**Task details**.
Without leaving anything out, print every line of the data.
##### Data for review #####
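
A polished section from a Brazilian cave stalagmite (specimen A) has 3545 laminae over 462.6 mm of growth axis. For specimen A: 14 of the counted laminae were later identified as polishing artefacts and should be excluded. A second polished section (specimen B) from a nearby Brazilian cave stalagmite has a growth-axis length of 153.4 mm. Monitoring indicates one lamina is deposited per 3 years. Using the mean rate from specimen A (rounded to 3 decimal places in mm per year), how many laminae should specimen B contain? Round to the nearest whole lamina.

1162 laminae

Specimen A: true lamina count = 3545 − 14 = 3531.
Specimen A: at 3 years per lamina, 3531 × 3 = 10593 years.
A: Mean rate = 462.6 mm / 10593 years ≈ 0.044 mm per year.
For B, 153.4 / 0.044 = 3486.36 years; at 3 years per lamina that is 3486.36 / 3 ≈ 1162 laminae.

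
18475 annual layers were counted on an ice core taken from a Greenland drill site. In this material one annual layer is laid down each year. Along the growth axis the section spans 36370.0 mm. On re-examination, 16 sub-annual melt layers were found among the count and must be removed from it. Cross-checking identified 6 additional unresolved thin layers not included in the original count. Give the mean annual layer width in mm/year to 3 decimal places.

1.970 mm/year

Correcting the raw count gives 18475 − 16 + 6 = 18465 true annual layers.
36370.0 mm over 18465 years gives 36370.0 / 18465 ≈ 1.970 mm/year.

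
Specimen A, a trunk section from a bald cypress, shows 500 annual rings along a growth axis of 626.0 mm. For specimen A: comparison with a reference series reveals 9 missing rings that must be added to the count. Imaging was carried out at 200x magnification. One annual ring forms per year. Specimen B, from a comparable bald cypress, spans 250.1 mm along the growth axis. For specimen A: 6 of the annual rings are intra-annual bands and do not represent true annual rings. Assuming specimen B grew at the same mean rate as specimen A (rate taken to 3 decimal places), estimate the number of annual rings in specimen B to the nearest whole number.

201 annual rings

Specimen A: adjusted count: 500 − 6 + 9 = 503 annual rings.
A: 626.0 mm over 503 years gives 626.0 / 503 ≈ 1.245 mm per year.
Specimen B: 250.1 mm / 1.245 mm per year = 200.88 years ≈ 201 annual rings.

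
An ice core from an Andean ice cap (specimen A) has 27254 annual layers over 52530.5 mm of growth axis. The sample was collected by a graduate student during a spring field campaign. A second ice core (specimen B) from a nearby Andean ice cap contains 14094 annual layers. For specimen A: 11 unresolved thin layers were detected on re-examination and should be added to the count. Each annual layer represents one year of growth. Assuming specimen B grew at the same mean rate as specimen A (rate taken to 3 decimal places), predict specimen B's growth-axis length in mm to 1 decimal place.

Specimen A: correcting the raw count gives 27254 + 11 = 27265 true annual layers.
A: Mean rate = 52530.5 mm / 27265 years ≈ 1.927 mm/year.
B's length ≈ 1.927 × 14094 = 27159.1 mm.

27159.1 mm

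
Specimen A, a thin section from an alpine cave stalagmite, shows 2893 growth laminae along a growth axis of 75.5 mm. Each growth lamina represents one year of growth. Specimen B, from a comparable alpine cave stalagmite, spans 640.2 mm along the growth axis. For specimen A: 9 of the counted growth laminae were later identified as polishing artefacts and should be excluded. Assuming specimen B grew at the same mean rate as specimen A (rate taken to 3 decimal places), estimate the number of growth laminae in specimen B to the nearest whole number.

Specimen A: correcting the raw count gives 2893 − 9 = 2884 true growth laminae.
A: Mean rate = 75.5 mm / 2884 years ≈ 0.026 mm/year.
For B, 640.2 / 0.026 = 24623.08 years ≈ 24623 growth laminae.

24623 growth laminae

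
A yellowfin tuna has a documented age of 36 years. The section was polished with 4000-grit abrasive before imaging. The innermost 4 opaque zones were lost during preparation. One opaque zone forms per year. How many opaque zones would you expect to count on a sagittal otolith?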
#####
**Response**.
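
A polished section from a Brazilian cave stalagmite (specimen A) has 3545 laminae over 462.6 mm of growth axis. For specimen A: 14 of the counted laminae were later identified as polishing artefacts and should be excluded. A second polished section (specimen B) from a nearby Brazilian cave stalagmite has a growth-axis length of 153.4 mm. Monitoring indicates one lamina is deposited per 3 years. Using the mean rate from specimen A (rounded to 3 decimal places in mm per year), how many laminae should specimen B contain? Round to the nearest whole lamina.

1162 laminae

Specimen A: true lamina count = 3545 − 14 = 3531.
Specimen A: at 3 years per lamina, 3531 × 3 = 10593 years.
A: Mean rate = 462.6 mm / 10593 years ≈ 0.044 mm per year.
For B, 153.4 / 0.044 = 3486.36 years; at 3 years per lamina that is 3486.36 / 3 ≈ 1162 laminae.

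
18475 annual layers were counted on an ice core taken from a Greenland drill site. In this material one annual layer is laid down each year. Along the growth axis the section spans 36370.0 mm. On re-examination, 16 sub-annual melt layers were found among the count and must be removed from it. Cross-checking identified 6 additional unresolved thin layers not included in the original count. Give the mean annual layer width in mm/year to 3 decimal places.

1.970 mm/year

Correcting the raw count gives 18475 − 16 + 6 = 18465 true annual layers.
36370.0 mm over 18465 years gives 36370.0 / 18465 ≈ 1.970 mm/year.

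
Specimen A, a trunk section from a bald cypress, shows 500 annual rings along a growth axis of 626.0 mm. For specimen A: comparison with a reference series reveals 9 missing rings that must be added to the count. Imaging was carried out at 200x magnification. One annual ring forms per year. Specimen B, from a comparable bald cypress, spans 250.1 mm along the growth axis. For specimen A: 6 of the annual rings are intra-annual bands and do not represent true annual rings. Assuming specimen B grew at the same mean rate as specimen A (rate taken to 3 decimal places), estimate the number of annual rings in specimen B to the nearest whole number.

201 annual rings

Specimen A: adjusted count: 500 − 6 + 9 = 503 annual rings.
A: 626.0 mm over 503 years gives 626.0 / 503 ≈ 1.245 mm per year.
Specimen B: 250.1 mm / 1.245 mm per year = 200.88 years ≈ 201 annual rings.

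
An ice core from an Andean ice cap (specimen A) has 27254 annual layers over 52530.5 mm of growth axis. The sample was collected by a graduate student during a spring field campaign. A second ice core (specimen B) from a nearby Andean ice cap contains 14094 annual layers. For specimen A: 11 unresolved thin layers were detected on re-examination and should be added to the count. Each annual layer represents one year of growth. Assuming specimen B grew at the same mean rate as specimen A (rate taken to 3 decimal places), predict specimen B's growth-axis length in mm to 1 decimal place.

Specimen A: correcting the raw count gives 27254 + 11 = 27265 true annual layers.
A: Mean rate = 52530.5 mm / 27265 years ≈ 1.927 mm/year.
B's length ≈ 1.927 × 14094 = 27159.1 mm.

27159.1 mm

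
Specimen A, a thin section from an alpine cave stalagmite, shows 2893 growth laminae along a growth axis of 75.5 mm. Each growth lamina represents one year of growth. Specimen B, from a comparable alpine cave stalagmite, spans 640.2 mm along the growth axis. For specimen A: 9 of the counted growth laminae were later identified as polishing artefacts and should be excluded. Assuming specimen B grew at the same mean rate as specimen A (rate taken to 3 decimal places), estimate the number of growth laminae in specimen B to the nearest whole number.

Specimen A: correcting the raw count gives 2893 − 9 = 2884 true growth laminae.
A: Mean rate = 75.5 mm / 2884 years ≈ 0.026 mm/year.
For B, 640.2 / 0.026 = 24623.08 years ≈ 24623 growth laminae.

24623 growth laminae

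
A yellowfin tuna has a documented age of 36 years. The section was polished with 4000-grit abrasive before imaging. The innermost 4 opaque zones were lost during preparation. One opaque zone forms per year. How many opaque zones would you expect to count on a sagittal otolith?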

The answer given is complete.